## Dataset records
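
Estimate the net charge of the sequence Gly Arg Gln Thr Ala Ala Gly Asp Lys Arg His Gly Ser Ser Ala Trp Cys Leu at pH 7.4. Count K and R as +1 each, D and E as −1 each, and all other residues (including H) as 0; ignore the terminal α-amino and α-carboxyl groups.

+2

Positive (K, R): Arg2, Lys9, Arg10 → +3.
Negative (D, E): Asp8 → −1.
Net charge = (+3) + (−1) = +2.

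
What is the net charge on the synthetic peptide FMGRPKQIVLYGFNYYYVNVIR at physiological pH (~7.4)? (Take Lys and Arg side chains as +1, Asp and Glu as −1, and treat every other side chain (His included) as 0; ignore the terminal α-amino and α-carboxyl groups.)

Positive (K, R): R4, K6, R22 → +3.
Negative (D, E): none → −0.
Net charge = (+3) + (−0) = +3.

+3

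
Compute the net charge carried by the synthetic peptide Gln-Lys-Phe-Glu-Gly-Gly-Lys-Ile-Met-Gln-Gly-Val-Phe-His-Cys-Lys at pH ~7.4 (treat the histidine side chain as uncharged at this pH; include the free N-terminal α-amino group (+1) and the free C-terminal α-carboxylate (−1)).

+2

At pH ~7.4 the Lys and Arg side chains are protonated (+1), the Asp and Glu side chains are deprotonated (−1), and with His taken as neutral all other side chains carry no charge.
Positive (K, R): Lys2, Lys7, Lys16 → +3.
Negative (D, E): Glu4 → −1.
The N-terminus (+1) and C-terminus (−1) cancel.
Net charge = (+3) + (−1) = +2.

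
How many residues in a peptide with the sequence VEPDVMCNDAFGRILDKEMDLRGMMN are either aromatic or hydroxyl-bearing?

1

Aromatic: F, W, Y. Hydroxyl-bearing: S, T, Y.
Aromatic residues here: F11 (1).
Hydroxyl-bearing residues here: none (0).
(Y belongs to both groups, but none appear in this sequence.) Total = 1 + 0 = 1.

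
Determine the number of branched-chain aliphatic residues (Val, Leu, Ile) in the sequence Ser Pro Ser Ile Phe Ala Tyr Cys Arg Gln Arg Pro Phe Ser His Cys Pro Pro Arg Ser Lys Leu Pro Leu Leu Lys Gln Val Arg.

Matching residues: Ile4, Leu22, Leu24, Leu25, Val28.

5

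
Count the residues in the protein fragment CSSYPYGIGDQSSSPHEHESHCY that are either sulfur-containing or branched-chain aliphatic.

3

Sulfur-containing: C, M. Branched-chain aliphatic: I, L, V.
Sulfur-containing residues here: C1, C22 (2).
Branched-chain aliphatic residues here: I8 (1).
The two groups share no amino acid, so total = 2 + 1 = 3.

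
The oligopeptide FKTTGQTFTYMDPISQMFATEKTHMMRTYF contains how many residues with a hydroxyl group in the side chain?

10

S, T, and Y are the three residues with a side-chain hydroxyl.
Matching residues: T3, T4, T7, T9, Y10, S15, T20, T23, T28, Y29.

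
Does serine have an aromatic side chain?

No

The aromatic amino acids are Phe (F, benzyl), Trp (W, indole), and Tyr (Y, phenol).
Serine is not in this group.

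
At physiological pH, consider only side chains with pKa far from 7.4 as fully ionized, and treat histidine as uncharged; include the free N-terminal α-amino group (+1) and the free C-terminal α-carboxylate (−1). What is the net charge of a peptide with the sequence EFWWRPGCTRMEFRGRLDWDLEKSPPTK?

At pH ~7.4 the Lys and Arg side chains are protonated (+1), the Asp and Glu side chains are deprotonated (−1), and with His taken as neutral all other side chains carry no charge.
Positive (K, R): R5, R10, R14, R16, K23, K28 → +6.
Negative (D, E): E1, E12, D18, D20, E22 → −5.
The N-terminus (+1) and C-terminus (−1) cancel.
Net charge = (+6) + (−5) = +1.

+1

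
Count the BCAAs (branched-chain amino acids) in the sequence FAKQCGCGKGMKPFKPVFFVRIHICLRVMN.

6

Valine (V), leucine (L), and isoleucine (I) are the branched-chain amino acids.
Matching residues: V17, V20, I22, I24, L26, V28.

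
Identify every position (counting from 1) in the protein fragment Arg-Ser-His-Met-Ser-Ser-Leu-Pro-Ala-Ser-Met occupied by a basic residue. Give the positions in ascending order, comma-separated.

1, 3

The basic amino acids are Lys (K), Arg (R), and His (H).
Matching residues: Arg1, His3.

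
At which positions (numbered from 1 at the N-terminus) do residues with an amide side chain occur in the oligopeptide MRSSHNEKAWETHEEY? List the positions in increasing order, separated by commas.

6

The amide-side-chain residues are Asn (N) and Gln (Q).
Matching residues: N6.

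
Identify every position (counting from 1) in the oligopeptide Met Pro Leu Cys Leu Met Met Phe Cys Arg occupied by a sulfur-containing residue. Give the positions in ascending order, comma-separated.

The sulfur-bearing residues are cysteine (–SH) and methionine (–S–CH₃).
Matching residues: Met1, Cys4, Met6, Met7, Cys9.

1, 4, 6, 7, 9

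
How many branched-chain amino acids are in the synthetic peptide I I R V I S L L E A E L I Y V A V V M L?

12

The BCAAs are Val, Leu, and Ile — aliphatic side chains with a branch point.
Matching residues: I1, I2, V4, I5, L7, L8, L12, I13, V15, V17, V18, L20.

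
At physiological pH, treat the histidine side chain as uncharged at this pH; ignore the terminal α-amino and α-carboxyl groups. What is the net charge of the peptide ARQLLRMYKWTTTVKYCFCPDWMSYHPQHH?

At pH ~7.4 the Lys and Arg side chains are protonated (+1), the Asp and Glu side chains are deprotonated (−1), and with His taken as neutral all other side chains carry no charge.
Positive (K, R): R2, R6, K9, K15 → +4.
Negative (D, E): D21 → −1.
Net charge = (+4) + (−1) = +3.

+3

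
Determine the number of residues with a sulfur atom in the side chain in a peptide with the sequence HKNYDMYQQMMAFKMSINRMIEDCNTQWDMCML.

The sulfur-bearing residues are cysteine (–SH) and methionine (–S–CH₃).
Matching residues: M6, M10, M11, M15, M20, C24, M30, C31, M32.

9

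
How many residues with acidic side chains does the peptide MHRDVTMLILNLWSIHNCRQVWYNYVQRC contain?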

## Task directions
Copy exactly, and only, the lines from the one containing "At physiological pH, treat" through the last line of the listing.

## Output
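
At physiological pH, treat the histidine side chain as uncharged at this pH; ignore the terminal α-amino and α-carboxyl groups. What is the net charge of the peptide ARQLLRMYKWTTTVKYCFCPDWMSYHPQHH?

At pH ~7.4 the Lys and Arg side chains are protonated (+1), the Asp and Glu side chains are deprotonated (−1), and with His taken as neutral all other side chains carry no charge.
Positive (K, R): R2, R6, K9, K15 → +4.
Negative (D, E): D21 → −1.
Net charge = (+4) + (−1) = +3.

+3

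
Determine the number of residues with a sulfur atom in the side chain in a peptide with the sequence HKNYDMYQQMMAFKMSINRMIEDCNTQWDMCML.

The sulfur-bearing residues are cysteine (–SH) and methionine (–S–CH₃).
Matching residues: M6, M10, M11, M15, M20, C24, M30, C31, M32.

9

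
How many residues with acidic side chains does the peptide MHRDVTMLILNLWSIHNCRQVWYNYVQRC contain?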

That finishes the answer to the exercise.